┌──

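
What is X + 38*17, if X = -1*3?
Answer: 643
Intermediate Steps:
X = -3
X + 38*17 = -3 + 38*17 = -3 + 646 = 643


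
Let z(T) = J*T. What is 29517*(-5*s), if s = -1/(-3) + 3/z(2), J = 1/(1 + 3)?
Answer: -934705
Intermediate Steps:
J = ¼ (J = 1/4 = ¼ ≈ 0.25000)
z(T) = T/4
s = 19/3 (s = -1/(-3) + 3/(((¼)*2)) = -1*(-⅓) + 3/(½) = ⅓ + 3*2 = ⅓ + 6 = 19/3 ≈ 6.3333)
29517*(-5*s) = 29517*(-5*19/3) = 29517*(-95/3) = -934705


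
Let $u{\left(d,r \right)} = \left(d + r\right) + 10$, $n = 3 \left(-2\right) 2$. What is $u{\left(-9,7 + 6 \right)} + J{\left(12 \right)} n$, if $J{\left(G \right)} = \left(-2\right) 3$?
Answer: $86$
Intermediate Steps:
$J{\left(G \right)} = -6$
$n = -12$ ($n = \left(-6\right) 2 = -12$)
$u{\left(d,r \right)} = 10 + d + r$
$u{\left(-9,7 + 6 \right)} + J{\left(12 \right)} n = \left(10 - 9 + \left(7 + 6\right)\right) - -72 = \left(10 - 9 + 13\right) + 72 = 14 + 72 = 86$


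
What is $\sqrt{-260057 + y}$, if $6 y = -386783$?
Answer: $\frac{5 i \sqrt{467310}}{6} \approx 569.67 i$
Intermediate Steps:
$y = - \frac{386783}{6}$ ($y = \frac{1}{6} \left(-386783\right) = - \frac{386783}{6} \approx -64464.0$)
$\sqrt{-260057 + y} = \sqrt{-260057 - \frac{386783}{6}} = \sqrt{- \frac{1947125}{6}} = \frac{5 i \sqrt{467310}}{6}$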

└──

- **Your assignment**:
Verbatim and in full, return the listing above.

- **Solution**:
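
What is X + 38*17, if X = -1*3?
Answer: 643
Intermediate Steps:
X = -3
X + 38*17 = -3 + 38*17 = -3 + 646 = 643


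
Let z(T) = J*T. What is 29517*(-5*s), if s = -1/(-3) + 3/z(2), J = 1/(1 + 3)?
Answer: -934705
Intermediate Steps:
J = ¼ (J = 1/4 = ¼ ≈ 0.25000)
z(T) = T/4
s = 19/3 (s = -1/(-3) + 3/(((¼)*2)) = -1*(-⅓) + 3/(½) = ⅓ + 3*2 = ⅓ + 6 = 19/3 ≈ 6.3333)
29517*(-5*s) = 29517*(-5*19/3) = 29517*(-95/3) = -934705


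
Let $u{\left(d,r \right)} = \left(d + r\right) + 10$, $n = 3 \left(-2\right) 2$. What is $u{\left(-9,7 + 6 \right)} + J{\left(12 \right)} n$, if $J{\left(G \right)} = \left(-2\right) 3$?
Answer: $86$
Intermediate Steps:
$J{\left(G \right)} = -6$
$n = -12$ ($n = \left(-6\right) 2 = -12$)
$u{\left(d,r \right)} = 10 + d + r$
$u{\left(-9,7 + 6 \right)} + J{\left(12 \right)} n = \left(10 - 9 + \left(7 + 6\right)\right) - -72 = \left(10 - 9 + 13\right) + 72 = 14 + 72 = 86$


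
What is $\sqrt{-260057 + y}$, if $6 y = -386783$?
Answer: $\frac{5 i \sqrt{467310}}{6} \approx 569.67 i$
Intermediate Steps:
$y = - \frac{386783}{6}$ ($y = \frac{1}{6} \left(-386783\right) = - \frac{386783}{6} \approx -64464.0$)
$\sqrt{-260057 + y} = \sqrt{-260057 - \frac{386783}{6}} = \sqrt{- \frac{1947125}{6}} = \frac{5 i \sqrt{467310}}{6}$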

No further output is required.